EXERCISE
Say how many lines in the records contain the string "Answer". Nothing but the number should be given.
** Opening SOURCE DATA block **
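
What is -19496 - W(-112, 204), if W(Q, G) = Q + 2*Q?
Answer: -19160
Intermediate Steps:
W(Q, G) = 3*Q
-19496 - W(-112, 204) = -19496 - 3*(-112) = -19496 - 1*(-336) = -19496 + 336 = -19160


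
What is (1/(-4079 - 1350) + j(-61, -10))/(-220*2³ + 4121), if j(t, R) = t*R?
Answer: 3311689/12817869 ≈ 0.25837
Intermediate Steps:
j(t, R) = R*t
(1/(-4079 - 1350) + j(-61, -10))/(-220*2³ + 4121) = (1/(-4079 - 1350) - 10*(-61))/(-220*2³ + 4121) = (1/(-5429) + 610)/(-220*8 + 4121) = (-1/5429 + 610)/(-1760 + 4121) = (3311689/5429)/2361 = (3311689/5429)*(1/2361) = 3311689/12817869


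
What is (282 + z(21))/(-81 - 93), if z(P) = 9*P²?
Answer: -1417/58 ≈ -24.431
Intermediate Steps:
(282 + z(21))/(-81 - 93) = (282 + 9*21²)/(-81 - 93) = (282 + 9*441)/(-174) = (282 + 3969)*(-1/174) = 4251*(-1/174) = -1417/58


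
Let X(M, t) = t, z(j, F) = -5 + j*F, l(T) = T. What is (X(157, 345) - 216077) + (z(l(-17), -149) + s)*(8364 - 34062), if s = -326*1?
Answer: -56802728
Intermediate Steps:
z(j, F) = -5 + F*j
s = -326
(X(157, 345) - 216077) + (z(l(-17), -149) + s)*(8364 - 34062) = (345 - 216077) + ((-5 - 149*(-17)) - 326)*(8364 - 34062) = -215732 + ((-5 + 2533) - 326)*(-25698) = -215732 + (2528 - 326)*(-25698) = -215732 + 2202*(-25698) = -215732 - 56586996 = -56802728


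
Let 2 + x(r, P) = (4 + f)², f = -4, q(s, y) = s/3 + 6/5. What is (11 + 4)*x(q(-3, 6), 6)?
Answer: -30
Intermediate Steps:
q(s, y) = 6/5 + s/3 (q(s, y) = s*(⅓) + 6*(⅕) = s/3 + 6/5 = 6/5 + s/3)
x(r, P) = -2 (x(r, P) = -2 + (4 - 4)² = -2 + 0² = -2 + 0 = -2)
(11 + 4)*x(q(-3, 6), 6) = (11 + 4)*(-2) = 15*(-2) = -30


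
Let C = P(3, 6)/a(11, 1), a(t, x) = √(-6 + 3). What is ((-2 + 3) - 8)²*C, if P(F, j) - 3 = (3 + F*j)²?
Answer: -7252*I*√3 ≈ -12561.0*I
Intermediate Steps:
P(F, j) = 3 + (3 + F*j)²
a(t, x) = I*√3 (a(t, x) = √(-3) = I*√3)
C = -148*I*√3 (C = (3 + (3 + 3*6)²)/((I*√3)) = (3 + (3 + 18)²)*(-I*√3/3) = (3 + 21²)*(-I*√3/3) = (3 + 441)*(-I*√3/3) = 444*(-I*√3/3) = -148*I*√3 ≈ -256.34*I)
((-2 + 3) - 8)²*C = ((-2 + 3) - 8)²*(-148*I*√3) = (1 - 8)²*(-148*I*√3) = (-7)²*(-148*I*√3) = 49*(-148*I*√3) = -7252*I*√3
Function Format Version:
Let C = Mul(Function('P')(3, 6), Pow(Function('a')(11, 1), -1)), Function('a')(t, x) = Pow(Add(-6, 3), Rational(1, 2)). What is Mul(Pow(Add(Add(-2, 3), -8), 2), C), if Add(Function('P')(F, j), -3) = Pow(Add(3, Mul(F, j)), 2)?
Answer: Mul(-7252, I, Pow(3, Rational(1, 2))) ≈ Mul(-12561., I)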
** Closing SOURCE DATA block **
RESPONSE FOR THIS EXERCISE
7